*** DATA FOR THE TASK ***

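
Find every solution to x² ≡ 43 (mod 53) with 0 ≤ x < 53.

19, 34

53 ≡ 1 (mod 4), so we find a root by search.
Trying successive values, 19² = 361 ≡ 43 (mod 53). The other root is 53 − 19 = 34.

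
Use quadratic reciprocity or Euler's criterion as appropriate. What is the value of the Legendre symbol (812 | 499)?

-1

First reduce: 812 ≡ 313 (mod 499).
Reciprocity: 313 ≡ 1 and 499 ≡ 3 (mod 4), so (313/499) = +(499/313).
Reduce top mod 313: now compute (186/313).
Pull out 2: since 313 ≡ 1 (mod 8), (2/313) = +1.
Reciprocity: 93 ≡ 1 and 313 ≡ 1 (mod 4), so (93/313) = +(313/93).
Reduce top mod 93: now compute (34/93).
Pull out 2: since 93 ≡ 5 (mod 8), (2/93) = -1.
Reciprocity: 17 ≡ 1 and 93 ≡ 1 (mod 4), so (17/93) = +(93/17).
Reduce top mod 17: now compute (8/17).
Pull out 2^3: since 17 ≡ 1 (mod 8), (2/17) = +1, so (2/17)^3 = +1.
Reached (1/17) = 1. Collecting the sign flips along the way, the symbol is -1.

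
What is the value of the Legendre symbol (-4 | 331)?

First reduce: -4 ≡ 327 (mod 331).
Reciprocity: 327 ≡ 3 and 331 ≡ 3 (mod 4), so (327/331) = −(331/327).
Reduce top mod 327: now compute (4/327).
Pull out 2^2: since 327 ≡ 7 (mod 8), (2/327) = +1, so (2/327)^2 = +1.
Reached (1/327) = 1. Collecting the sign flips along the way, the symbol is -1.

-1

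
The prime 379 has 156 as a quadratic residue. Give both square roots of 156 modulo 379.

Since 379 ≡ 3 (mod 4), a square root of 156 is 156^((379+1)/4) = 156^95 mod 379.
Repeated squaring: 156^2≡80, 156^4≡336, 156^8≡333, 156^16≡221, 156^32≡329, 156^64≡226 (mod 379).
156^95 = 156^(64+16+8+4+2+1) ≡ 326 (mod 379).
Check: 326² = 106276 ≡ 156 (mod 379). The two roots are 53 and 326.

53, 326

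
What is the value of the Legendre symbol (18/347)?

-1

Pull out 2: since 347 ≡ 3 (mod 8), (2/347) = -1.
Reciprocity: 9 ≡ 1 and 347 ≡ 3 (mod 4), so (9/347) = +(347/9).
Reduce top mod 9: now compute (5/9).
Reciprocity: 5 ≡ 1 and 9 ≡ 1 (mod 4), so (5/9) = +(9/5).
Reduce top mod 5: now compute (4/5).
Pull out 2^2: since 5 ≡ 5 (mod 8), (2/5) = -1, so (2/5)^2 = +1.
Reached (1/5) = 1. Collecting the sign flips along the way, the symbol is -1.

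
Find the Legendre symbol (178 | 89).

First reduce: 178 ≡ 0 (mod 89).
Top reduces to 0: gcd > 1, so the symbol is 0.

0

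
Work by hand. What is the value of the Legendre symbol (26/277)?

Euler's criterion: (26/277) ≡ 26^138 (mod 277).
26^2 ≡ 122 (mod 277)
26^4 ≡ 203 (mod 277)
26^8 ≡ 213 (mod 277)
26^16 ≡ 218 (mod 277)
26^32 ≡ 157 (mod 277)
26^64 ≡ 273 (mod 277)
26^128 ≡ 16 (mod 277)
26^138 = 26^(128+8+2) ≡ 276 (mod 277).
Result is 276 ≡ −1, so (26/277) = −1.

-1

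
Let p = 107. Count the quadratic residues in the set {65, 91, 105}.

(65/107) = -1 → non-residue.
(91/107) = -1 → non-residue.
(105/107) = +1 → QR.
Total quadratic residues among the 3: 1.

1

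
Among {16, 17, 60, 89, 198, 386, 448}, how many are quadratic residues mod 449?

(16/449) = +1 → QR.
(17/449) = -1 → non-residue.
(60/449) = -1 → non-residue.
(89/449) = +1 → QR.
(198/449) = +1 → QR.
(386/449) = +1 → QR.
(448/449) = +1 → QR.
Total quadratic residues among the 7: 5.

5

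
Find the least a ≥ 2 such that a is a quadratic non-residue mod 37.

2

(2/37) = −1, so 2 is the smallest positive non-residue mod 37.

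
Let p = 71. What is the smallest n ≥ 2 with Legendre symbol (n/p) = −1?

(2/71) = +1, so 2 is a residue.
(3/71) = +1, so 3 is a residue.
(4/71) = +1, so 4 is a residue.
(5/71) = +1, so 5 is a residue.
(6/71) = +1, so 6 is a residue.
(7/71) = −1, so 7 is the smallest positive non-residue mod 71.

7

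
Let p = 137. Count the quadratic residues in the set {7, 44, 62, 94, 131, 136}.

3

(7/137) = +1 → QR.
(44/137) = +1 → QR.
(62/137) = -1 → non-residue.
(94/137) = -1 → non-residue.
(131/137) = -1 → non-residue.
(136/137) = +1 → QR.
Total quadratic residues among the 6: 3.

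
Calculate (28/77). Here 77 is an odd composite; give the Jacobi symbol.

Pull out 2^2: since 77 ≡ 5 (mod 8), (2/77) = -1, so (2/77)^2 = +1.
Reciprocity: 7 ≡ 3 and 77 ≡ 1 (mod 4), so (7/77) = +(77/7).
Reduce top mod 7: now compute (0/7).
Top reduces to 0: gcd > 1, so the symbol is 0.

0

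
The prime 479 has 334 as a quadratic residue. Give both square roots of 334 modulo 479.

Since 479 ≡ 3 (mod 4), a square root of 334 is 334^((479+1)/4) = 334^120 mod 479.
Repeated squaring: 334^2≡428, 334^4≡206, 334^8≡284, 334^16≡184, 334^32≡326, 334^64≡417 (mod 479).
334^120 = 334^(64+32+16+8) ≡ 81 (mod 479).
Check: 81² = 6561 ≡ 334 (mod 479). The two roots are 81 and 398.

81, 398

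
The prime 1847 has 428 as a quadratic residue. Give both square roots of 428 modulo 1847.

863, 984

Since 1847 ≡ 3 (mod 4), a square root of 428 is 428^((1847+1)/4) = 428^462 mod 1847.
Repeated squaring: 428^2≡331, 428^4≡588, 428^8≡355, 428^16≡429, 428^32≡1188, 428^64≡236, 428^128≡286, 428^256≡528 (mod 1847).
428^462 = 428^(256+128+64+8+4+2) ≡ 984 (mod 1847).
Check: 984² = 968256 ≡ 428 (mod 1847). The two roots are 863 and 984.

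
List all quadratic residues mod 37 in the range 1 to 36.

Square k = 1,…,18 (k and 37−k give the same square):
1²=1, 2²=4, 3²=9, 4²=16, 5²=25, 6²=36, 7²≡12, 8²≡27, 9²≡7, 10²≡26, 11²≡10, 12²≡33, 13²≡21, 14²≡11, 15²≡3, 16²≡34, 17²≡30, 18²≡28 (mod 37).
So the quadratic residues mod 37 are {1, 3, 4, 7, 9, 10, 11, 12, 16, 21, 25, 26, 27, 28, 30, 33, 34, 36}.

1 3 4 7 9 10 11 12 16 21 25 26 27 28 30 33 34 36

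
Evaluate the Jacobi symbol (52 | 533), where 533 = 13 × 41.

Pull out 2^2: since 533 ≡ 5 (mod 8), (2/533) = -1, so (2/533)^2 = +1.
Reciprocity: 13 ≡ 1 and 533 ≡ 1 (mod 4), so (13/533) = +(533/13).
Reduce top mod 13: now compute (0/13).
Top reduces to 0: gcd > 1, so the symbol is 0.

0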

*** End of DATA FOR THE TASK ***

§ **ACTION ITEM**
Repeat each entry word for word.

§ **THE COMPLETED TASK**
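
Find every solution to x² ≡ 43 (mod 53) with 0 ≤ x < 53.

19, 34

53 ≡ 1 (mod 4), so we find a root by search.
Trying successive values, 19² = 361 ≡ 43 (mod 53). The other root is 53 − 19 = 34.

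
Use quadratic reciprocity or Euler's criterion as appropriate. What is the value of the Legendre symbol (812 | 499)?

-1

First reduce: 812 ≡ 313 (mod 499).
Reciprocity: 313 ≡ 1 and 499 ≡ 3 (mod 4), so (313/499) = +(499/313).
Reduce top mod 313: now compute (186/313).
Pull out 2: since 313 ≡ 1 (mod 8), (2/313) = +1.
Reciprocity: 93 ≡ 1 and 313 ≡ 1 (mod 4), so (93/313) = +(313/93).
Reduce top mod 93: now compute (34/93).
Pull out 2: since 93 ≡ 5 (mod 8), (2/93) = -1.
Reciprocity: 17 ≡ 1 and 93 ≡ 1 (mod 4), so (17/93) = +(93/17).
Reduce top mod 17: now compute (8/17).
Pull out 2^3: since 17 ≡ 1 (mod 8), (2/17) = +1, so (2/17)^3 = +1.
Reached (1/17) = 1. Collecting the sign flips along the way, the symbol is -1.

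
What is the value of the Legendre symbol (-4 | 331)?

First reduce: -4 ≡ 327 (mod 331).
Reciprocity: 327 ≡ 3 and 331 ≡ 3 (mod 4), so (327/331) = −(331/327).
Reduce top mod 327: now compute (4/327).
Pull out 2^2: since 327 ≡ 7 (mod 8), (2/327) = +1, so (2/327)^2 = +1.
Reached (1/327) = 1. Collecting the sign flips along the way, the symbol is -1.

-1

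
The prime 379 has 156 as a quadratic residue. Give both square roots of 156 modulo 379.

Since 379 ≡ 3 (mod 4), a square root of 156 is 156^((379+1)/4) = 156^95 mod 379.
Repeated squaring: 156^2≡80, 156^4≡336, 156^8≡333, 156^16≡221, 156^32≡329, 156^64≡226 (mod 379).
156^95 = 156^(64+16+8+4+2+1) ≡ 326 (mod 379).
Check: 326² = 106276 ≡ 156 (mod 379). The two roots are 53 and 326.

53, 326

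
What is the value of the Legendre symbol (18/347)?

-1

Pull out 2: since 347 ≡ 3 (mod 8), (2/347) = -1.
Reciprocity: 9 ≡ 1 and 347 ≡ 3 (mod 4), so (9/347) = +(347/9).
Reduce top mod 9: now compute (5/9).
Reciprocity: 5 ≡ 1 and 9 ≡ 1 (mod 4), so (5/9) = +(9/5).
Reduce top mod 5: now compute (4/5).
Pull out 2^2: since 5 ≡ 5 (mod 8), (2/5) = -1, so (2/5)^2 = +1.
Reached (1/5) = 1. Collecting the sign flips along the way, the symbol is -1.

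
Find the Legendre symbol (178 | 89).

First reduce: 178 ≡ 0 (mod 89).
Top reduces to 0: gcd > 1, so the symbol is 0.

0

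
Work by hand. What is the value of the Legendre symbol (26/277)?

Euler's criterion: (26/277) ≡ 26^138 (mod 277).
26^2 ≡ 122 (mod 277)
26^4 ≡ 203 (mod 277)
26^8 ≡ 213 (mod 277)
26^16 ≡ 218 (mod 277)
26^32 ≡ 157 (mod 277)
26^64 ≡ 273 (mod 277)
26^128 ≡ 16 (mod 277)
26^138 = 26^(128+8+2) ≡ 276 (mod 277).
Result is 276 ≡ −1, so (26/277) = −1.

-1

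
Let p = 107. Count the quadratic residues in the set {65, 91, 105}.

(65/107) = -1 → non-residue.
(91/107) = -1 → non-residue.
(105/107) = +1 → QR.
Total quadratic residues among the 3: 1.

1

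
Among {16, 17, 60, 89, 198, 386, 448}, how many are quadratic residues mod 449?

(16/449) = +1 → QR.
(17/449) = -1 → non-residue.
(60/449) = -1 → non-residue.
(89/449) = +1 → QR.
(198/449) = +1 → QR.
(386/449) = +1 → QR.
(448/449) = +1 → QR.
Total quadratic residues among the 7: 5.

5

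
Find the least a ≥ 2 such that a is a quadratic non-residue mod 37.

2

(2/37) = −1, so 2 is the smallest positive non-residue mod 37.

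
Let p = 71. What is the smallest n ≥ 2 with Legendre symbol (n/p) = −1?

(2/71) = +1, so 2 is a residue.
(3/71) = +1, so 3 is a residue.
(4/71) = +1, so 4 is a residue.
(5/71) = +1, so 5 is a residue.
(6/71) = +1, so 6 is a residue.
(7/71) = −1, so 7 is the smallest positive non-residue mod 71.

7

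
Let p = 137. Count the quadratic residues in the set {7, 44, 62, 94, 131, 136}.

3

(7/137) = +1 → QR.
(44/137) = +1 → QR.
(62/137) = -1 → non-residue.
(94/137) = -1 → non-residue.
(131/137) = -1 → non-residue.
(136/137) = +1 → QR.
Total quadratic residues among the 6: 3.

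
Calculate (28/77). Here 77 is an odd composite; give the Jacobi symbol.

Pull out 2^2: since 77 ≡ 5 (mod 8), (2/77) = -1, so (2/77)^2 = +1.
Reciprocity: 7 ≡ 3 and 77 ≡ 1 (mod 4), so (7/77) = +(77/7).
Reduce top mod 7: now compute (0/7).
Top reduces to 0: gcd > 1, so the symbol is 0.

0

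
The prime 479 has 334 as a quadratic residue. Give both square roots of 334 modulo 479.

Since 479 ≡ 3 (mod 4), a square root of 334 is 334^((479+1)/4) = 334^120 mod 479.
Repeated squaring: 334^2≡428, 334^4≡206, 334^8≡284, 334^16≡184, 334^32≡326, 334^64≡417 (mod 479).
334^120 = 334^(64+32+16+8) ≡ 81 (mod 479).
Check: 81² = 6561 ≡ 334 (mod 479). The two roots are 81 and 398.

81, 398

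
The prime 1847 has 428 as a quadratic residue. Give both square roots of 428 modulo 1847.

863, 984

Since 1847 ≡ 3 (mod 4), a square root of 428 is 428^((1847+1)/4) = 428^462 mod 1847.
Repeated squaring: 428^2≡331, 428^4≡588, 428^8≡355, 428^16≡429, 428^32≡1188, 428^64≡236, 428^128≡286, 428^256≡528 (mod 1847).
428^462 = 428^(256+128+64+8+4+2) ≡ 984 (mod 1847).
Check: 984² = 968256 ≡ 428 (mod 1847). The two roots are 863 and 984.

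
List all quadratic residues mod 37 in the range 1 to 36.

Square k = 1,…,18 (k and 37−k give the same square):
1²=1, 2²=4, 3²=9, 4²=16, 5²=25, 6²=36, 7²≡12, 8²≡27, 9²≡7, 10²≡26, 11²≡10, 12²≡33, 13²≡21, 14²≡11, 15²≡3, 16²≡34, 17²≡30, 18²≡28 (mod 37).
So the quadratic residues mod 37 are {1, 3, 4, 7, 9, 10, 11, 12, 16, 21, 25, 26, 27, 28, 30, 33, 34, 36}.

1 3 4 7 9 10 11 12 16 21 25 26 27 28 30 33 34 36

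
Evaluate the Jacobi symbol (52 | 533), where 533 = 13 × 41.

Pull out 2^2: since 533 ≡ 5 (mod 8), (2/533) = -1, so (2/533)^2 = +1.
Reciprocity: 13 ≡ 1 and 533 ≡ 1 (mod 4), so (13/533) = +(533/13).
Reduce top mod 13: now compute (0/13).
Top reduces to 0: gcd > 1, so the symbol is 0.

0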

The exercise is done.